- _WORK INSTRUCTIONS_
Lines with the word "given" are the ones wanted. Copy each of them from the entries below.

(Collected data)
+ + + +

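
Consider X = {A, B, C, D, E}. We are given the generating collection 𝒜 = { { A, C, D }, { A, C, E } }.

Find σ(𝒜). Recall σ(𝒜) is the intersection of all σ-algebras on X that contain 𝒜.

Seed the family with 𝒜 together with ∅ and X: { ∅, { A, C, D }, { A, C, E }, X }.
Pass 1 (3 new):
  { B, D }  = X∖{ A, C, E }
  { B, E }  = X∖{ A, C, D }
  { A, C, D, E }  = { A, C, E } ∪ { A, C, D }
  [7 total]
Pass 2 adds 4:
  { B }  = X∖{ A, C, D, E }
  { B, D, E }  = { B, E } ∪ { B, D }
  { A, B, C, D }  = { A, C, D } ∪ { B, D }
  { A, B, C, E }  = { B, E } ∪ { A, C, E }
  [11 total]
Pass 3: +3 →
  { D }  = X∖{ A, B, C, E }
  { E }  = X∖{ A, B, C, D }
  { A, C }  = X∖{ B, D, E }
  [14 total]
Pass 4. New:
  { D, E }  = { D } ∪ { E }
  { A, B, C }  = { A, C } ∪ { B }
  [16 total]
Pass 5: already closed under ᶜ and ∪.

|σ(𝒜)| = 16.  σ(𝒜) = { ∅, { B }, { D }, { E }, { A, C }, { B, D }, { B, E }, { D, E }, { A, B, C }, { A, C, D }, { A, C, E }, { B, D, E }, { A, B, C, D }, { A, B, C, E }, { A, C, D, E }, X }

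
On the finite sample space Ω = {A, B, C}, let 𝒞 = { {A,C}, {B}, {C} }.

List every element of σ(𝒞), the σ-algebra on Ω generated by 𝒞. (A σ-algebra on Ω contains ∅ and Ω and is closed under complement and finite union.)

Begin from { {}, {B}, {C}, {A,C}, Ω } (that is, 𝒞 plus ∅ and Ω).
Pass 1: 2 new —
  {A,B}  = Ω∖{C}
  {B,C}  = {C} ∪ {B}
  (now 7)
Pass 2 (1 new):
  {A}  = Ω∖{B,C}
  (now 8)
Pass 3: no new sets; the family is a σ-algebra.

σ(𝒞) = { {}, {A}, {B}, {C}, {A,B}, {A,C}, {B,C}, Ω }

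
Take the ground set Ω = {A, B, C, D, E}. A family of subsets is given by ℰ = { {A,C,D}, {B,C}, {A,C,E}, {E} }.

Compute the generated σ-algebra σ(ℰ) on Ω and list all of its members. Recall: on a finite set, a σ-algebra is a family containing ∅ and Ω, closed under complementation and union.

Initial family (6 sets): { ∅, {E}, {B,C}, {A,C,D}, {A,C,E}, Ω }.
Pass 1 (7 new):
  {B,D}  = Ω∖{A,C,E}
  {B,E}  = Ω∖{A,C,D}
  {A,D,E}  = Ω∖{B,C}
  {B,C,E}  = {B,C} ∪ {E}
  {A,B,C,D}  = Ω∖{E}
  {A,B,C,E}  = {B,C} ∪ {A,C,E}
  {A,C,D,E}  = {A,C,D} ∪ {A,C,E}
  |family| = 13
Pass 2. New:
  {B}  = Ω∖{A,C,D,E}
  {D}  = Ω∖{A,B,C,E}
  {A,D}  = Ω∖{B,C,E}
  {B,C,D}  = {B,C} ∪ {B,D}
  {B,D,E}  = {B,E} ∪ {B,D}
  {A,B,D,E}  = {A,D,E} ∪ {B,E}
  {B,C,D,E}  = {B,C,E} ∪ {B,D}
  |family| = 20
Pass 3: 6 new —
  {A}  = Ω∖{B,C,D,E}
  {C}  = Ω∖{A,B,D,E}
  {A,C}  = Ω∖{B,D,E}
  {A,E}  = Ω∖{B,C,D}
  {D,E}  = {E} ∪ {D}
  {A,B,D}  = {B} ∪ {A,D}
  |family| = 26
Pass 4: 6 new —
  {A,B}  = {B} ∪ {A}
  {C,D}  = {C} ∪ {D}
  {C,E}  = Ω∖{A,B,D}
  {A,B,C}  = Ω∖{D,E}
  {A,B,E}  = {B,E} ∪ {A,E}
  {C,D,E}  = {D,E} ∪ {C}
  |family| = 32
Pass 5: already closed under ᶜ and ∪.

|σ(ℰ)| = 32.  σ(ℰ) = { ∅, {A}, {B}, {C}, {D}, {E}, {A,B}, {A,C}, {A,D}, {A,E}, {B,C}, {B,D}, {B,E}, {C,D}, {C,E}, {D,E}, {A,B,C}, {A,B,D}, {A,B,E}, {A,C,D}, {A,C,E}, {A,D,E}, {B,C,D}, {B,C,E}, {B,D,E}, {C,D,E}, {A,B,C,D}, {A,B,C,E}, {A,B,D,E}, {A,C,D,E}, {B,C,D,E}, Ω }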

+ + + +

- _SOLVED PROBLEM_
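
Consider X = {A, B, C, D, E}. We are given the generating collection 𝒜 = { { A, C, D }, { A, C, E } }.
Take the ground set Ω = {A, B, C, D, E}. A family of subsets is given by ℰ = { {A,C,D}, {B,C}, {A,C,E}, {E} }.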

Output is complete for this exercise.